• What the exercise asks: Provide the material again, with every line intact and exact.

• Data:
────────────────

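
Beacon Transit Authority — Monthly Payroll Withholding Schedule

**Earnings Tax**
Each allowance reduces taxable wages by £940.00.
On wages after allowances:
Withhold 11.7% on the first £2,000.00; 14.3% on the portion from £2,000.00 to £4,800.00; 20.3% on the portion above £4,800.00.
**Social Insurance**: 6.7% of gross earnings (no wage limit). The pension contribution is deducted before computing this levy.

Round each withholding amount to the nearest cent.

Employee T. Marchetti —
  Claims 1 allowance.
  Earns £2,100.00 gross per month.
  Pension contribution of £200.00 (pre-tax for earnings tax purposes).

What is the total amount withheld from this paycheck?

£239.62

Earnings Tax: taxable = £2,100.00 − £200.00 − 1×£940.00 = £960.00
  11.7% × £960.00 = £112.32
Social Insurance: 6.7% × £1,900.00 = £127.30
Total: £112.32 + £127.30 = £239.62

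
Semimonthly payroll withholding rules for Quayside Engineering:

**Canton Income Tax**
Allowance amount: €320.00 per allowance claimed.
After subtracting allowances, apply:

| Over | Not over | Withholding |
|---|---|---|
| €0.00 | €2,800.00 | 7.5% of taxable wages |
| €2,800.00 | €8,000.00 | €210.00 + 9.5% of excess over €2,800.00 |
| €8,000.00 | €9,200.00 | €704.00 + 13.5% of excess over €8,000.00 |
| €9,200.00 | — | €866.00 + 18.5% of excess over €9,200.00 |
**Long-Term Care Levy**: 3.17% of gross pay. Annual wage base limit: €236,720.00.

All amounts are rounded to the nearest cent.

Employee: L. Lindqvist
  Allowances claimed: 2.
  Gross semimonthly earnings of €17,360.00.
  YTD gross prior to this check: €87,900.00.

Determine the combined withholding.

Canton Income Tax: taxable = €17,360.00 − 2×€320.00 = €16,720.00
  €866.00 + 18.5% × (€16,720.00 − €9,200.00) = €866.00 + 18.5% × €7,520.00 = €2,257.20
Long-Term Care Levy: 3.17% × €17,360.00 = €550.31
Total: €2,257.20 + €550.31 = €2,807.51

€2,807.51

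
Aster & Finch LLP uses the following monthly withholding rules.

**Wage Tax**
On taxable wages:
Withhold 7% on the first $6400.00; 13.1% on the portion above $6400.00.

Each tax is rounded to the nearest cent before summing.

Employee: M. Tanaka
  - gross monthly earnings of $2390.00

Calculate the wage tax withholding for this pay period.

$167.30

Wage Tax: taxable = $2390.00
  7% × $2390.00 = $167.30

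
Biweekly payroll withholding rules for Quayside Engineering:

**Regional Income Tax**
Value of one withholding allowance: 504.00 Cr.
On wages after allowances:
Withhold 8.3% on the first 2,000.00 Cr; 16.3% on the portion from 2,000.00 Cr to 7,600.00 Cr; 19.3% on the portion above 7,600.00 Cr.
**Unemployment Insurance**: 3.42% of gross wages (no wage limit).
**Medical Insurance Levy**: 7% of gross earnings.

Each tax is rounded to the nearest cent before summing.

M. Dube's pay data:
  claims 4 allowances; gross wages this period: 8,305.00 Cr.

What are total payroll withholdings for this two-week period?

1,730.49 Cr

Regional Income Tax: taxable = 8,305.00 Cr − 4×504.00 Cr = 6,289.00 Cr
  166.00 Cr + 16.3% × (6,289.00 Cr − 2,000.00 Cr) = 166.00 Cr + 16.3% × 4,289.00 Cr = 865.11 Cr
Unemployment Insurance: 3.42% × 8,305.00 Cr = 284.03 Cr
Medical Insurance Levy: 7% × 8,305.00 Cr = 581.35 Cr
Total: 865.11 Cr + 284.03 Cr + 581.35 Cr = 1,730.49 Cr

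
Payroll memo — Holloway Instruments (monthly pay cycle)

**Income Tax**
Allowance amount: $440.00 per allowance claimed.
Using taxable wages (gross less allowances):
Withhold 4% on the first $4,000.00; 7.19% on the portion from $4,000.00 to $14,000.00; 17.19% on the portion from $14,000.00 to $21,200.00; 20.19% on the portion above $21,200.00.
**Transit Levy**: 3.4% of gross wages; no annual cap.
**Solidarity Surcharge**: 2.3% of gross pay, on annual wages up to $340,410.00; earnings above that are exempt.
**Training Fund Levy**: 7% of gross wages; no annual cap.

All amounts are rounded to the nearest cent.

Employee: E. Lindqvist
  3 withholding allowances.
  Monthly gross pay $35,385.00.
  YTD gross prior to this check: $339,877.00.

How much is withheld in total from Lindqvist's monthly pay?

$8,406.42

Income Tax: taxable = $35,385.00 − 3×$440.00 = $34,065.00
  $2,116.68 + 20.19% × ($34,065.00 − $21,200.00) = $2,116.68 + 20.19% × $12,865.00 = $4,714.12
Transit Levy: 3.4% × $35,385.00 = $1,203.09
Solidarity Surcharge: cap $340,410.00 − YTD $339,877.00 = $533.00 subject; 2.3% × $533.00 = $12.26
Training Fund Levy: 7% × $35,385.00 = $2,476.95
Total: $4,714.12 + $1,203.09 + $12.26 + $2,476.95 = $8,406.42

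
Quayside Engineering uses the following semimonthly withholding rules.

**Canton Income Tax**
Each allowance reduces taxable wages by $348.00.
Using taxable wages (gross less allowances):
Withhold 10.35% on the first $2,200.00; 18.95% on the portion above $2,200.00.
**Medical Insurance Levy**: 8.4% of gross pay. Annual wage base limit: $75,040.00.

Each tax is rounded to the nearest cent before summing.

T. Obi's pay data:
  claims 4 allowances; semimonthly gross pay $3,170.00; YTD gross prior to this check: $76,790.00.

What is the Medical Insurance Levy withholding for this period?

$0.00

Medical Insurance Levy: YTD $76,790.00 ≥ cap $75,040.00 → $0.00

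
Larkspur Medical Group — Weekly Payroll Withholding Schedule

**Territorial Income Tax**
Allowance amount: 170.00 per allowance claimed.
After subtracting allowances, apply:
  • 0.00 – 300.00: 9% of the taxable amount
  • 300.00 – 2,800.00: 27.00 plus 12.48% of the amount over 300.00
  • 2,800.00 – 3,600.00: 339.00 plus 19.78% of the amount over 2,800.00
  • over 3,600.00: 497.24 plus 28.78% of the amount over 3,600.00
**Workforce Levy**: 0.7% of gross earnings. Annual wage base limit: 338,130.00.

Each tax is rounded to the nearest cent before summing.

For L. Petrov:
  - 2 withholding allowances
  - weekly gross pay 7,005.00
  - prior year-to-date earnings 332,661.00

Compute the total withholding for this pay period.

1,417.63

Territorial Income Tax: taxable = 7,005.00 − 2×170.00 = 6,665.00
  497.24 + 28.78% × (6,665.00 − 3,600.00) = 497.24 + 28.78% × 3,065.00 = 1,379.35
Workforce Levy: cap 338,130.00 − YTD 332,661.00 = 5,469.00 subject; 0.7% × 5,469.00 = 38.28
Total: 1,379.35 + 38.28 = 1,417.63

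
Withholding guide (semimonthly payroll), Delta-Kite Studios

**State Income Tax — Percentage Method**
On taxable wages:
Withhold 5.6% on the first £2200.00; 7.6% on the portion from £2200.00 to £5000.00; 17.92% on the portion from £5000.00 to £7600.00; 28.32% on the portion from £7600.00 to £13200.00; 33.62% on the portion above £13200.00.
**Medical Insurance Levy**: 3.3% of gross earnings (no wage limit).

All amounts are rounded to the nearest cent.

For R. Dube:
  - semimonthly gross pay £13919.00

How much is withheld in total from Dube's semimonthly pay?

State Income Tax: taxable = £13919.00
  £2387.84 + 33.62% × (£13919.00 − £13200.00) = £2387.84 + 33.62% × £719.00 = £2629.57
Medical Insurance Levy: 3.3% × £13919.00 = £459.33
Total: £2629.57 + £459.33 = £3088.90

£3088.90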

────────────────

• Reply:
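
Beacon Transit Authority — Monthly Payroll Withholding Schedule

**Earnings Tax**
Each allowance reduces taxable wages by £940.00.
On wages after allowances:
Withhold 11.7% on the first £2,000.00; 14.3% on the portion from £2,000.00 to £4,800.00; 20.3% on the portion above £4,800.00.
**Social Insurance**: 6.7% of gross earnings (no wage limit). The pension contribution is deducted before computing this levy.

Round each withholding amount to the nearest cent.

Employee T. Marchetti —
  Claims 1 allowance.
  Earns £2,100.00 gross per month.
  Pension contribution of £200.00 (pre-tax for earnings tax purposes).

What is the total amount withheld from this paycheck?

£239.62

Earnings Tax: taxable = £2,100.00 − £200.00 − 1×£940.00 = £960.00
  11.7% × £960.00 = £112.32
Social Insurance: 6.7% × £1,900.00 = £127.30
Total: £112.32 + £127.30 = £239.62

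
Semimonthly payroll withholding rules for Quayside Engineering:

**Canton Income Tax**
Allowance amount: €320.00 per allowance claimed.
After subtracting allowances, apply:

| Over | Not over | Withholding |
|---|---|---|
| €0.00 | €2,800.00 | 7.5% of taxable wages |
| €2,800.00 | €8,000.00 | €210.00 + 9.5% of excess over €2,800.00 |
| €8,000.00 | €9,200.00 | €704.00 + 13.5% of excess over €8,000.00 |
| €9,200.00 | — | €866.00 + 18.5% of excess over €9,200.00 |
**Long-Term Care Levy**: 3.17% of gross pay. Annual wage base limit: €236,720.00.

All amounts are rounded to the nearest cent.

Employee: L. Lindqvist
  Allowances claimed: 2.
  Gross semimonthly earnings of €17,360.00.
  YTD gross prior to this check: €87,900.00.

Determine the combined withholding.

Canton Income Tax: taxable = €17,360.00 − 2×€320.00 = €16,720.00
  €866.00 + 18.5% × (€16,720.00 − €9,200.00) = €866.00 + 18.5% × €7,520.00 = €2,257.20
Long-Term Care Levy: 3.17% × €17,360.00 = €550.31
Total: €2,257.20 + €550.31 = €2,807.51

€2,807.51

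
Aster & Finch LLP uses the following monthly withholding rules.

**Wage Tax**
On taxable wages:
Withhold 7% on the first $6400.00; 13.1% on the portion above $6400.00.

Each tax is rounded to the nearest cent before summing.

Employee: M. Tanaka
  - gross monthly earnings of $2390.00

Calculate the wage tax withholding for this pay period.

$167.30

Wage Tax: taxable = $2390.00
  7% × $2390.00 = $167.30

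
Biweekly payroll withholding rules for Quayside Engineering:

**Regional Income Tax**
Value of one withholding allowance: 504.00 Cr.
On wages after allowances:
Withhold 8.3% on the first 2,000.00 Cr; 16.3% on the portion from 2,000.00 Cr to 7,600.00 Cr; 19.3% on the portion above 7,600.00 Cr.
**Unemployment Insurance**: 3.42% of gross wages (no wage limit).
**Medical Insurance Levy**: 7% of gross earnings.

Each tax is rounded to the nearest cent before summing.

M. Dube's pay data:
  claims 4 allowances; gross wages this period: 8,305.00 Cr.

What are total payroll withholdings for this two-week period?

1,730.49 Cr

Regional Income Tax: taxable = 8,305.00 Cr − 4×504.00 Cr = 6,289.00 Cr
  166.00 Cr + 16.3% × (6,289.00 Cr − 2,000.00 Cr) = 166.00 Cr + 16.3% × 4,289.00 Cr = 865.11 Cr
Unemployment Insurance: 3.42% × 8,305.00 Cr = 284.03 Cr
Medical Insurance Levy: 7% × 8,305.00 Cr = 581.35 Cr
Total: 865.11 Cr + 284.03 Cr + 581.35 Cr = 1,730.49 Cr

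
Payroll memo — Holloway Instruments (monthly pay cycle)

**Income Tax**
Allowance amount: $440.00 per allowance claimed.
Using taxable wages (gross less allowances):
Withhold 4% on the first $4,000.00; 7.19% on the portion from $4,000.00 to $14,000.00; 17.19% on the portion from $14,000.00 to $21,200.00; 20.19% on the portion above $21,200.00.
**Transit Levy**: 3.4% of gross wages; no annual cap.
**Solidarity Surcharge**: 2.3% of gross pay, on annual wages up to $340,410.00; earnings above that are exempt.
**Training Fund Levy**: 7% of gross wages; no annual cap.

All amounts are rounded to the nearest cent.

Employee: E. Lindqvist
  3 withholding allowances.
  Monthly gross pay $35,385.00.
  YTD gross prior to this check: $339,877.00.

How much is withheld in total from Lindqvist's monthly pay?

$8,406.42

Income Tax: taxable = $35,385.00 − 3×$440.00 = $34,065.00
  $2,116.68 + 20.19% × ($34,065.00 − $21,200.00) = $2,116.68 + 20.19% × $12,865.00 = $4,714.12
Transit Levy: 3.4% × $35,385.00 = $1,203.09
Solidarity Surcharge: cap $340,410.00 − YTD $339,877.00 = $533.00 subject; 2.3% × $533.00 = $12.26
Training Fund Levy: 7% × $35,385.00 = $2,476.95
Total: $4,714.12 + $1,203.09 + $12.26 + $2,476.95 = $8,406.42

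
Quayside Engineering uses the following semimonthly withholding rules.

**Canton Income Tax**
Each allowance reduces taxable wages by $348.00.
Using taxable wages (gross less allowances):
Withhold 10.35% on the first $2,200.00; 18.95% on the portion above $2,200.00.
**Medical Insurance Levy**: 8.4% of gross pay. Annual wage base limit: $75,040.00.

Each tax is rounded to the nearest cent before summing.

T. Obi's pay data:
  claims 4 allowances; semimonthly gross pay $3,170.00; YTD gross prior to this check: $76,790.00.

What is the Medical Insurance Levy withholding for this period?

$0.00

Medical Insurance Levy: YTD $76,790.00 ≥ cap $75,040.00 → $0.00

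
Larkspur Medical Group — Weekly Payroll Withholding Schedule

**Territorial Income Tax**
Allowance amount: 170.00 per allowance claimed.
After subtracting allowances, apply:
  • 0.00 – 300.00: 9% of the taxable amount
  • 300.00 – 2,800.00: 27.00 plus 12.48% of the amount over 300.00
  • 2,800.00 – 3,600.00: 339.00 plus 19.78% of the amount over 2,800.00
  • over 3,600.00: 497.24 plus 28.78% of the amount over 3,600.00
**Workforce Levy**: 0.7% of gross earnings. Annual wage base limit: 338,130.00.

Each tax is rounded to the nearest cent before summing.

For L. Petrov:
  - 2 withholding allowances
  - weekly gross pay 7,005.00
  - prior year-to-date earnings 332,661.00

Compute the total withholding for this pay period.

1,417.63

Territorial Income Tax: taxable = 7,005.00 − 2×170.00 = 6,665.00
  497.24 + 28.78% × (6,665.00 − 3,600.00) = 497.24 + 28.78% × 3,065.00 = 1,379.35
Workforce Levy: cap 338,130.00 − YTD 332,661.00 = 5,469.00 subject; 0.7% × 5,469.00 = 38.28
Total: 1,379.35 + 38.28 = 1,417.63

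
Withholding guide (semimonthly payroll), Delta-Kite Studios

**State Income Tax — Percentage Method**
On taxable wages:
Withhold 5.6% on the first £2200.00; 7.6% on the portion from £2200.00 to £5000.00; 17.92% on the portion from £5000.00 to £7600.00; 28.32% on the portion from £7600.00 to £13200.00; 33.62% on the portion above £13200.00.
**Medical Insurance Levy**: 3.3% of gross earnings (no wage limit).

All amounts are rounded to the nearest cent.

For R. Dube:
  - semimonthly gross pay £13919.00

How much is withheld in total from Dube's semimonthly pay?

State Income Tax: taxable = £13919.00
  £2387.84 + 33.62% × (£13919.00 − £13200.00) = £2387.84 + 33.62% × £719.00 = £2629.57
Medical Insurance Levy: 3.3% × £13919.00 = £459.33
Total: £2629.57 + £459.33 = £3088.90

£3088.90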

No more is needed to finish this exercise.